─── DATA UNDER STUDY ───

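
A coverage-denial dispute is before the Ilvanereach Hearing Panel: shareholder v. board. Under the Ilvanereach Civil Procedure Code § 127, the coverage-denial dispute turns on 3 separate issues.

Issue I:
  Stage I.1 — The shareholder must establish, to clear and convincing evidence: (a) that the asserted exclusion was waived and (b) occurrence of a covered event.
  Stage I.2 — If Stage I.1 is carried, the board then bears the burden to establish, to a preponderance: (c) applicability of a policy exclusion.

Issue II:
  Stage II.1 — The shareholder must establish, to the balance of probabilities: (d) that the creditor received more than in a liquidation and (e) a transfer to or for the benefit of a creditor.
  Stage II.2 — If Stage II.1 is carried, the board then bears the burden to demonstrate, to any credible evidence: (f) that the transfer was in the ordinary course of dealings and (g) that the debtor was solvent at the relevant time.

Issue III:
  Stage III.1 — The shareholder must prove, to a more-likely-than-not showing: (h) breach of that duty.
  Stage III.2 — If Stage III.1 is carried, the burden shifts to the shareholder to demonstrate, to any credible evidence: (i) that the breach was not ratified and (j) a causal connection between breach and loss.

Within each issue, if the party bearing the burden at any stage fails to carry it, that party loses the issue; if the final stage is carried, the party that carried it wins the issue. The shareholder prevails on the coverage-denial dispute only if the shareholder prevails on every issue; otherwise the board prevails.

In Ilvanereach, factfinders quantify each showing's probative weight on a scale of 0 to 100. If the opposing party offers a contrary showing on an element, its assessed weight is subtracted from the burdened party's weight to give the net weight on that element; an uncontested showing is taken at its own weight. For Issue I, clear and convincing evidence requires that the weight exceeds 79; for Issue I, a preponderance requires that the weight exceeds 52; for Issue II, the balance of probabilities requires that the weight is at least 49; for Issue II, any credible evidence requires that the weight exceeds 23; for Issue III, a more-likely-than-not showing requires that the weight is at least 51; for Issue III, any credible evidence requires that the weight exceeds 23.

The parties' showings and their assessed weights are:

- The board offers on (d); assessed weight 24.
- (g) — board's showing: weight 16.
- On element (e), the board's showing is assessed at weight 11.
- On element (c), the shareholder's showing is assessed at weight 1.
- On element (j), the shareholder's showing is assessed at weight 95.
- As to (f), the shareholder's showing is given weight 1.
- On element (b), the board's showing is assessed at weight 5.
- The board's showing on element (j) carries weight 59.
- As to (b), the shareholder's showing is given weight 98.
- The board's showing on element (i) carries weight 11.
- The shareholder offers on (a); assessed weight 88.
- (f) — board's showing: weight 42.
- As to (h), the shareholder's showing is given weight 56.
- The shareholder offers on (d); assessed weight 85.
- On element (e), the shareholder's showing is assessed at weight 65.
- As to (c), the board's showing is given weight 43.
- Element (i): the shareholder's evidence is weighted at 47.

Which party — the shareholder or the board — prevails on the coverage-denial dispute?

— Issue I —
Stage I.1 — burden on shareholder; standard: clear and convincing evidence (weight exceeds 79).
    (a): 88 > 79 [met]
    (b): 98 − 5 = 93 > 79 [met]
  Stage I.1 is satisfied; the onus moves to the board.
Stage I.2 — burden on board; standard: a preponderance (weight exceeds 52).
    (c): 43 − 1 = 42 ≤ 52 [not met]
  Not every element is met, so the board fails to carry Stage I.2.
The analysis ends at Stage I.2; the shareholder prevails on this issue.
— Issue II —
At Stage II.1 the shareholder must meet the balance of probabilities (weight is at least 49): on (d) the weight is 85 less the opposing 24 gives net 61, ≥ 49, so (d) meets the standard; on (e) the weight is 65 less the opposing 11 gives net 54, ≥ 49, so (e) meets the standard.
  Stage II.1 is satisfied; the onus moves to the board.
At Stage II.2 the board must meet any credible evidence (weight exceeds 23): on (f) the weight is 42 less the opposing 1 gives net 41, > 23, so (f) meets the standard; on (g) the weight is 16, which does not exceed 23, so (g) does not meet the standard.
  The board does not carry Stage II.2.
The analysis ends at Stage II.2; the shareholder prevails on this issue.
— Issue III —
Stage III.1 (shareholder, a more-likely-than-not showing, weight is at least 51): (h) 56 ≥ 51 — meets.
  Stage III.1 is satisfied; the shareholder continues to bear the burden.
Stage III.2 (shareholder, any credible evidence, weight exceeds 23): (i) net 47−11=36 > 23 — meets; (j) net 95−59=36 > 23 — meets.
  The shareholder carries the last stage.
With every stage satisfied, the shareholder prevails on this issue.
Per-issue: Issue I → shareholder; Issue II → shareholder; Issue III → shareholder. The shareholder must prevail on every issue; overall, the shareholder prevails.

shareholder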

───

▶ _EXERCISE INSTRUCTIONS_: Tell how many lines in the data hold the string "bears". Only the number is wanted.

▶ _ANSWER SPACE_: 2